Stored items
========
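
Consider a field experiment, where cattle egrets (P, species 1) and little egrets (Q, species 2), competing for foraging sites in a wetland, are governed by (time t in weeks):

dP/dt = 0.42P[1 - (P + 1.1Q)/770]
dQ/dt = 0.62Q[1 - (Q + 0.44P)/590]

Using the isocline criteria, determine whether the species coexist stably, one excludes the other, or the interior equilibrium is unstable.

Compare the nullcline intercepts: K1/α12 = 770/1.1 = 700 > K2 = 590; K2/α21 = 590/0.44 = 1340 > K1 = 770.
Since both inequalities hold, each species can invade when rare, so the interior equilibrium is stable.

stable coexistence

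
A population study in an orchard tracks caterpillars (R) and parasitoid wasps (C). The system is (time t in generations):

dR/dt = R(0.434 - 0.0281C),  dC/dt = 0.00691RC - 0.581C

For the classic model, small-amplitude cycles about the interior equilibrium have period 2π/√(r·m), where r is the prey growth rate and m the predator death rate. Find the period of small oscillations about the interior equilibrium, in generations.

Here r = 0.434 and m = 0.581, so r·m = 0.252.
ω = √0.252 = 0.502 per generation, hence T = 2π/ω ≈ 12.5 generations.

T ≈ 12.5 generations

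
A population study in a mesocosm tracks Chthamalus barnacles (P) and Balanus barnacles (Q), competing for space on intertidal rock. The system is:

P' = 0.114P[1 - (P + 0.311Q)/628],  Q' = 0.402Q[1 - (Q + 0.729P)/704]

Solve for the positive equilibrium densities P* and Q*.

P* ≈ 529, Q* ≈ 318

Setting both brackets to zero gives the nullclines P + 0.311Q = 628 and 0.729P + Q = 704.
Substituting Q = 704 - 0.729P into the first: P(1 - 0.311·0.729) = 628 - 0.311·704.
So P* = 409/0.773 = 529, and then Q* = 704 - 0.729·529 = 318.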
========
-- TO DO --
Write out each line above with the word "tracks".

-- EXERCISE RESULT --
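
A population study in an orchard tracks caterpillars (R) and parasitoid wasps (C). The system is (time t in generations):
A population study in a mesocosm tracks Chthamalus barnacles (P) and Balanus barnacles (Q), competing for space on intertidal rock. The system is: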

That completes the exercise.